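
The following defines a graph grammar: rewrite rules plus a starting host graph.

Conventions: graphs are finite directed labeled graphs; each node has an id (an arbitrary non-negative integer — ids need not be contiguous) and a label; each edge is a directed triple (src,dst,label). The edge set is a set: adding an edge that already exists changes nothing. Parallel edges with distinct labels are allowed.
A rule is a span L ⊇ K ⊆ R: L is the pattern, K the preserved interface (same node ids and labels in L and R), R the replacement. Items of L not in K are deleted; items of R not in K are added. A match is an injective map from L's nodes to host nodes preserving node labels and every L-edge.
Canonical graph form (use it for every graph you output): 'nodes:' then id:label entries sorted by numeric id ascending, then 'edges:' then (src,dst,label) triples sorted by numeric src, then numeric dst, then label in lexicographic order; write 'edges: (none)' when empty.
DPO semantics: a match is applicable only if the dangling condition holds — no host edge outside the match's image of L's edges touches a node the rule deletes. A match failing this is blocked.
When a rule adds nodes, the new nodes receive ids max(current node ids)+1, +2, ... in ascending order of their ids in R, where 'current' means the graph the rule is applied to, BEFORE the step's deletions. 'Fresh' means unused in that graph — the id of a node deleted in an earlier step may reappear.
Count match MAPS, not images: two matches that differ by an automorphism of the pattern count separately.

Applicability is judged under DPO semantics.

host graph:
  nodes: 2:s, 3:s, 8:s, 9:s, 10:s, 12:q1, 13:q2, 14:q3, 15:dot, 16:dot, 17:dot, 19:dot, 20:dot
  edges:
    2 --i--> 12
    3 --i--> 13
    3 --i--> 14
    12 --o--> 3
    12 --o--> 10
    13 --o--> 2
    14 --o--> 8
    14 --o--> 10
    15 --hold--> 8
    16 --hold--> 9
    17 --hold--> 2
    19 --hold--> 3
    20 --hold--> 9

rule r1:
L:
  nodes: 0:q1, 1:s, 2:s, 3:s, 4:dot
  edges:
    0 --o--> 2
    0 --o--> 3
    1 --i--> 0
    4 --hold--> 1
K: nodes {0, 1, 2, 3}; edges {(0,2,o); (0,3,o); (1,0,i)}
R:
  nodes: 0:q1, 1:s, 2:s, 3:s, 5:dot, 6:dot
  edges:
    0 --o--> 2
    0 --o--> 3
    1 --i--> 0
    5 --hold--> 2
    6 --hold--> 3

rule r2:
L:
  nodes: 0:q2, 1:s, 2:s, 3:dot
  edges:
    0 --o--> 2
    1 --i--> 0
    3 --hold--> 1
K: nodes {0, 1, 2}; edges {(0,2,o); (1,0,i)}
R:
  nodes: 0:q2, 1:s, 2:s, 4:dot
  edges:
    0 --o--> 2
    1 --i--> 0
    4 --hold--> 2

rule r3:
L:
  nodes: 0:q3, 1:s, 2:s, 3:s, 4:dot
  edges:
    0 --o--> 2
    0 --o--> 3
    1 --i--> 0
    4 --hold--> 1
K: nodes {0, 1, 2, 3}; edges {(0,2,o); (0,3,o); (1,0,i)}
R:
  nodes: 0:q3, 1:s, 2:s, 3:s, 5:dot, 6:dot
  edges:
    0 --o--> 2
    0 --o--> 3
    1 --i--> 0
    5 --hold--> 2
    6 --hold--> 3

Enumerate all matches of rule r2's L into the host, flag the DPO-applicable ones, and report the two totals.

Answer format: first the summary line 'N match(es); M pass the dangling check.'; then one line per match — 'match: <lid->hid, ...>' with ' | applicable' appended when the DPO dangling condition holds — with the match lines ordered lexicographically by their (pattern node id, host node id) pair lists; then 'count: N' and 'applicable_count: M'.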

PROBLEM TO WORK ON
All the lines above should be written out once more, exactly.

SOLUTION TO THIS EXERCISE
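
The following defines a graph grammar: rewrite rules plus a starting host graph.

Conventions: graphs are finite directed labeled graphs; each node has an id (an arbitrary non-negative integer — ids need not be contiguous) and a label; each edge is a directed triple (src,dst,label). The edge set is a set: adding an edge that already exists changes nothing. Parallel edges with distinct labels are allowed.
A rule is a span L ⊇ K ⊆ R: L is the pattern, K the preserved interface (same node ids and labels in L and R), R the replacement. Items of L not in K are deleted; items of R not in K are added. A match is an injective map from L's nodes to host nodes preserving node labels and every L-edge.
Canonical graph form (use it for every graph you output): 'nodes:' then id:label entries sorted by numeric id ascending, then 'edges:' then (src,dst,label) triples sorted by numeric src, then numeric dst, then label in lexicographic order; write 'edges: (none)' when empty.
DPO semantics: a match is applicable only if the dangling condition holds — no host edge outside the match's image of L's edges touches a node the rule deletes. A match failing this is blocked.
When a rule adds nodes, the new nodes receive ids max(current node ids)+1, +2, ... in ascending order of their ids in R, where 'current' means the graph the rule is applied to, BEFORE the step's deletions. 'Fresh' means unused in that graph — the id of a node deleted in an earlier step may reappear.
Count match MAPS, not images: two matches that differ by an automorphism of the pattern count separately.

Applicability is judged under DPO semantics.

host graph:
  nodes: 2:s, 3:s, 8:s, 9:s, 10:s, 12:q1, 13:q2, 14:q3, 15:dot, 16:dot, 17:dot, 19:dot, 20:dot
  edges:
    2 --i--> 12
    3 --i--> 13
    3 --i--> 14
    12 --o--> 3
    12 --o--> 10
    13 --o--> 2
    14 --o--> 8
    14 --o--> 10
    15 --hold--> 8
    16 --hold--> 9
    17 --hold--> 2
    19 --hold--> 3
    20 --hold--> 9

rule r1:
L:
  nodes: 0:q1, 1:s, 2:s, 3:s, 4:dot
  edges:
    0 --o--> 2
    0 --o--> 3
    1 --i--> 0
    4 --hold--> 1
K: nodes {0, 1, 2, 3}; edges {(0,2,o); (0,3,o); (1,0,i)}
R:
  nodes: 0:q1, 1:s, 2:s, 3:s, 5:dot, 6:dot
  edges:
    0 --o--> 2
    0 --o--> 3
    1 --i--> 0
    5 --hold--> 2
    6 --hold--> 3

rule r2:
L:
  nodes: 0:q2, 1:s, 2:s, 3:dot
  edges:
    0 --o--> 2
    1 --i--> 0
    3 --hold--> 1
K: nodes {0, 1, 2}; edges {(0,2,o); (1,0,i)}
R:
  nodes: 0:q2, 1:s, 2:s, 4:dot
  edges:
    0 --o--> 2
    1 --i--> 0
    4 --hold--> 2

rule r3:
L:
  nodes: 0:q3, 1:s, 2:s, 3:s, 4:dot
  edges:
    0 --o--> 2
    0 --o--> 3
    1 --i--> 0
    4 --hold--> 1
K: nodes {0, 1, 2, 3}; edges {(0,2,o); (0,3,o); (1,0,i)}
R:
  nodes: 0:q3, 1:s, 2:s, 3:s, 5:dot, 6:dot
  edges:
    0 --o--> 2
    0 --o--> 3
    1 --i--> 0
    5 --hold--> 2
    6 --hold--> 3

Enumerate all matches of rule r2's L into the host, flag the DPO-applicable ones, and report the two totals.

Answer format: first the summary line 'N match(es); M pass the dangling check.'; then one line per match — 'match: <lid->hid, ...>' with ' | applicable' appended when the DPO dangling condition holds — with the match lines ordered lexicographically by their (pattern node id, host node id) pair lists; then 'count: N' and 'applicable_count: M'.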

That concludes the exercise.